§ **Exercise prompt**
All of the entries below need to be repeated exactly.

§ **Entries provided**
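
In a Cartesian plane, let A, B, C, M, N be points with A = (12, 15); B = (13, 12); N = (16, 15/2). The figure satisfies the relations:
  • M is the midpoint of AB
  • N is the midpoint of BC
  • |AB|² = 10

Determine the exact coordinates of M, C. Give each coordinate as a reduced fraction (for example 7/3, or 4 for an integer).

M = (25/2, 27/2)
C = (19, 3)

1. M_x = 25/2  [2·M = A+B = (12, 15)+(13, 12)]
2. M_y = 27/2  [2·M = A+B = (12, 15)+(13, 12)]
   so M = (25/2, 27/2)
3. C_x = 19  [C = 2·N−B = 2·(16, 15/2)−(13, 12)]
4. C_y = 3  [C = 2·N−B = 2·(16, 15/2)−(13, 12)]
   so C = (19, 3)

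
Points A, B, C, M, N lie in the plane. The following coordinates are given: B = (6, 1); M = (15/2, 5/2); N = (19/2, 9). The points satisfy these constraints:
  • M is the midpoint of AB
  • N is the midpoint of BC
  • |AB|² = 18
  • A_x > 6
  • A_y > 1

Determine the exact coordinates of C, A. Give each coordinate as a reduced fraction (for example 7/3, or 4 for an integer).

1. A_x = 9  [A = 2·M−B = 2·(15/2, 5/2)−(6, 1)]
2. A_y = 4  [A = 2·M−B = 2·(15/2, 5/2)−(6, 1)]
   so A = (9, 4)
3. C_x = 13  [C = 2·N−B = 2·(19/2, 9)−(6, 1)]
4. C_y = 17  [C = 2·N−B = 2·(19/2, 9)−(6, 1)]
   so C = (13, 17)

C = (13, 17)
A = (9, 4)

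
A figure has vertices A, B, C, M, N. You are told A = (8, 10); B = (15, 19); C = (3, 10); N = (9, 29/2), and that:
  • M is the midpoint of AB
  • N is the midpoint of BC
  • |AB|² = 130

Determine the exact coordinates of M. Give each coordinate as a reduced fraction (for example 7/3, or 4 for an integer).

1. M_x = 23/2  [2·M = A+B = (8, 10)+(15, 19)]
2. M_y = 29/2  [2·M = A+B = (8, 10)+(15, 19)]
   so M = (23/2, 29/2)

M = (23/2, 29/2)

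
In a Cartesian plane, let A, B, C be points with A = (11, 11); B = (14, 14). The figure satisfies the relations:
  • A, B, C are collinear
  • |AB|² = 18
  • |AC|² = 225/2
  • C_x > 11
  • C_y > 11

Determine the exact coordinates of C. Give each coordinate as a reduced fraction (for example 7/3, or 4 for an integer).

1. C_x = 37/2  [[A, B, C are collinear ⇒ -3x+3y=0] ∩ [|C−(11, 11)|²=225/2]]
2. C_y = 37/2  [[A, B, C are collinear ⇒ -3x+3y=0] ∩ [|C−(11, 11)|²=225/2]]
   so C = (37/2, 37/2)

C = (37/2, 37/2)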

§ **Answer to this exercise**
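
In a Cartesian plane, let A, B, C, M, N be points with A = (12, 15); B = (13, 12); N = (16, 15/2). The figure satisfies the relations:
  • M is the midpoint of AB
  • N is the midpoint of BC
  • |AB|² = 10

Determine the exact coordinates of M, C. Give each coordinate as a reduced fraction (for example 7/3, or 4 for an integer).

M = (25/2, 27/2)
C = (19, 3)

1. M_x = 25/2  [2·M = A+B = (12, 15)+(13, 12)]
2. M_y = 27/2  [2·M = A+B = (12, 15)+(13, 12)]
   so M = (25/2, 27/2)
3. C_x = 19  [C = 2·N−B = 2·(16, 15/2)−(13, 12)]
4. C_y = 3  [C = 2·N−B = 2·(16, 15/2)−(13, 12)]
   so C = (19, 3)

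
Points A, B, C, M, N lie in the plane. The following coordinates are given: B = (6, 1); M = (15/2, 5/2); N = (19/2, 9). The points satisfy these constraints:
  • M is the midpoint of AB
  • N is the midpoint of BC
  • |AB|² = 18
  • A_x > 6
  • A_y > 1

Determine the exact coordinates of C, A. Give each coordinate as a reduced fraction (for example 7/3, or 4 for an integer).

1. A_x = 9  [A = 2·M−B = 2·(15/2, 5/2)−(6, 1)]
2. A_y = 4  [A = 2·M−B = 2·(15/2, 5/2)−(6, 1)]
   so A = (9, 4)
3. C_x = 13  [C = 2·N−B = 2·(19/2, 9)−(6, 1)]
4. C_y = 17  [C = 2·N−B = 2·(19/2, 9)−(6, 1)]
   so C = (13, 17)

C = (13, 17)
A = (9, 4)

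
A figure has vertices A, B, C, M, N. You are told A = (8, 10); B = (15, 19); C = (3, 10); N = (9, 29/2), and that:
  • M is the midpoint of AB
  • N is the midpoint of BC
  • |AB|² = 130

Determine the exact coordinates of M. Give each coordinate as a reduced fraction (for example 7/3, or 4 for an integer).

1. M_x = 23/2  [2·M = A+B = (8, 10)+(15, 19)]
2. M_y = 29/2  [2·M = A+B = (8, 10)+(15, 19)]
   so M = (23/2, 29/2)

M = (23/2, 29/2)

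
In a Cartesian plane, let A, B, C be points with A = (11, 11); B = (14, 14). The figure satisfies the relations:
  • A, B, C are collinear
  • |AB|² = 18
  • |AC|² = 225/2
  • C_x > 11
  • C_y > 11

Determine the exact coordinates of C. Give each coordinate as a reduced fraction (for example 7/3, or 4 for an integer).

1. C_x = 37/2  [[A, B, C are collinear ⇒ -3x+3y=0] ∩ [|C−(11, 11)|²=225/2]]
2. C_y = 37/2  [[A, B, C are collinear ⇒ -3x+3y=0] ∩ [|C−(11, 11)|²=225/2]]
   so C = (37/2, 37/2)

C = (37/2, 37/2)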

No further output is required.